Task to complete: Copy each line from the listing below where the word "dumping" shows up.

Material for the task:
==================================================
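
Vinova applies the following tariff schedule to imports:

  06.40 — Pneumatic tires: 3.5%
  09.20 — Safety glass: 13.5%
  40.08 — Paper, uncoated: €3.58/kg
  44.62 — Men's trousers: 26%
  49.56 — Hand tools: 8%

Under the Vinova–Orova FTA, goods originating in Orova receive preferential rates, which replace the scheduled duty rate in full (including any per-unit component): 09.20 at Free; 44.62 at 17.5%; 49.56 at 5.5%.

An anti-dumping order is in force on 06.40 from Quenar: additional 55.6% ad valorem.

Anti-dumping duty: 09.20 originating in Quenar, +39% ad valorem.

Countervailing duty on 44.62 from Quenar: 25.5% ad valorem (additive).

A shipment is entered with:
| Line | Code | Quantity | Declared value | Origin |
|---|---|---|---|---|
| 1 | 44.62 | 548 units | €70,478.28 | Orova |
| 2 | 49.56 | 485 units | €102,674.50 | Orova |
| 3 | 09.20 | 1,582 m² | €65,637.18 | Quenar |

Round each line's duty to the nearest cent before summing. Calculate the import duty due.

€52,440.32

Line 1 (44.62, Orova, 548 units, €70,478.28):
Base rate for 44.62 is 26%.
Origin Orova qualifies under the Vinova–Orova agreement and 44.62 is covered: preferential rate 17.5% applies instead.
The additional-duty order on 44.62 targets Quenar, not Orova; it does not apply.
Duty = €70,478.28 × 17.5% = €12,333.70.
Line 2 (49.56, Orova, 485 units, €102,674.50):
Base rate for 49.56 is 8%.
Origin Orova qualifies under the Vinova–Orova agreement and 49.56 is covered: preferential rate 5.5% applies instead.
Duty = €102,674.50 × 5.5% = €5,647.10.
Line 3 (09.20, Quenar, 1,582 m², €65,637.18):
Base rate for 09.20 is 13.5%.
09.20 has an FTA preferential rate, but origin Quenar is not Orova; base rate stands.
Additional duty on 09.20 from Quenar: +39%. Applied ad valorem rate: 13.5% + 39% = 52.5%.
Duty = €65,637.18 × 52.5% = €34,459.52.
Total = €12,333.70 + €5,647.10 + €34,459.52 = €52,440.32.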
==================================================
Answer area:
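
An anti-dumping order is in force on 06.40 from Quenar: additional 55.6% ad valorem.
Anti-dumping duty: 09.20 originating in Quenar, +39% ad valorem.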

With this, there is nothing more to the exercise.